Retype each of the entries below exactly as written.
== == ==
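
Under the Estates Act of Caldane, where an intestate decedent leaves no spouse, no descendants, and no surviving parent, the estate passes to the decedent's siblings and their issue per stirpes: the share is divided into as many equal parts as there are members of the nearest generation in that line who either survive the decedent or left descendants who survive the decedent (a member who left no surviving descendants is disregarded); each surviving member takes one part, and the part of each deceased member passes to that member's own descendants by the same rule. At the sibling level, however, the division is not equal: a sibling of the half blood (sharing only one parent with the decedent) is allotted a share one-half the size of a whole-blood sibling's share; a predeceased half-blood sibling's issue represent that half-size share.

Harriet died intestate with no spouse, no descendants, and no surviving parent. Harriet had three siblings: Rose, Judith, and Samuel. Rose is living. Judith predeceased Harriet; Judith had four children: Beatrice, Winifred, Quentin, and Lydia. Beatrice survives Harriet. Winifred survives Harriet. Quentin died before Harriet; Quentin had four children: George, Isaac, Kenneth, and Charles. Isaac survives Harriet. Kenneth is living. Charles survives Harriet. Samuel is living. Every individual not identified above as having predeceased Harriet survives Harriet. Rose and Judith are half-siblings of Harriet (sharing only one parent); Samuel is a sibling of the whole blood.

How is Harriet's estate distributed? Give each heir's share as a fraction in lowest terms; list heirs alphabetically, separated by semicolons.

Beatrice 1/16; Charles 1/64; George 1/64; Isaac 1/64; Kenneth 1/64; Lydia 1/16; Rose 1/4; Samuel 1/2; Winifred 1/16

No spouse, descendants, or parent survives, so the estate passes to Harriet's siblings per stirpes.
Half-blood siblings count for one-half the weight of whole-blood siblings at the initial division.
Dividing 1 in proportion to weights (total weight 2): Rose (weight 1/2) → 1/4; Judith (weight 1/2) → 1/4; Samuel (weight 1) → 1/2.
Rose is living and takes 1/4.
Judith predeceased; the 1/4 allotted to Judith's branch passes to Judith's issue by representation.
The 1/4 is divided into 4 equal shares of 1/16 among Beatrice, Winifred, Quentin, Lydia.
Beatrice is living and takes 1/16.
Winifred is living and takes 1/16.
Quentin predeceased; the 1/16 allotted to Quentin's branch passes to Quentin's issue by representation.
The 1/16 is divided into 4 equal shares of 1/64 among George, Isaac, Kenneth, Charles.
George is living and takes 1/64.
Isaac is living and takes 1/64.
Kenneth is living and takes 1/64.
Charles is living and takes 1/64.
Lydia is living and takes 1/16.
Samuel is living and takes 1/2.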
== == ==
Reply
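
Under the Estates Act of Caldane, where an intestate decedent leaves no spouse, no descendants, and no surviving parent, the estate passes to the decedent's siblings and their issue per stirpes: the share is divided into as many equal parts as there are members of the nearest generation in that line who either survive the decedent or left descendants who survive the decedent (a member who left no surviving descendants is disregarded); each surviving member takes one part, and the part of each deceased member passes to that member's own descendants by the same rule. At the sibling level, however, the division is not equal: a sibling of the half blood (sharing only one parent with the decedent) is allotted a share one-half the size of a whole-blood sibling's share; a predeceased half-blood sibling's issue represent that half-size share.

Harriet died intestate with no spouse, no descendants, and no surviving parent. Harriet had three siblings: Rose, Judith, and Samuel. Rose is living. Judith predeceased Harriet; Judith had four children: Beatrice, Winifred, Quentin, and Lydia. Beatrice survives Harriet. Winifred survives Harriet. Quentin died before Harriet; Quentin had four children: George, Isaac, Kenneth, and Charles. Isaac survives Harriet. Kenneth is living. Charles survives Harriet. Samuel is living. Every individual not identified above as having predeceased Harriet survives Harriet. Rose and Judith are half-siblings of Harriet (sharing only one parent); Samuel is a sibling of the whole blood.

How is Harriet's estate distributed? Give each heir's share as a fraction in lowest terms; list heirs alphabetically, separated by semicolons.

Beatrice 1/16; Charles 1/64; George 1/64; Isaac 1/64; Kenneth 1/64; Lydia 1/16; Rose 1/4; Samuel 1/2; Winifred 1/16

No spouse, descendants, or parent survives, so the estate passes to Harriet's siblings per stirpes.
Half-blood siblings count for one-half the weight of whole-blood siblings at the initial division.
Dividing 1 in proportion to weights (total weight 2): Rose (weight 1/2) → 1/4; Judith (weight 1/2) → 1/4; Samuel (weight 1) → 1/2.
Rose is living and takes 1/4.
Judith predeceased; the 1/4 allotted to Judith's branch passes to Judith's issue by representation.
The 1/4 is divided into 4 equal shares of 1/16 among Beatrice, Winifred, Quentin, Lydia.
Beatrice is living and takes 1/16.
Winifred is living and takes 1/16.
Quentin predeceased; the 1/16 allotted to Quentin's branch passes to Quentin's issue by representation.
The 1/16 is divided into 4 equal shares of 1/64 among George, Isaac, Kenneth, Charles.
George is living and takes 1/64.
Isaac is living and takes 1/64.
Kenneth is living and takes 1/64.
Charles is living and takes 1/64.
Lydia is living and takes 1/16.
Samuel is living and takes 1/2.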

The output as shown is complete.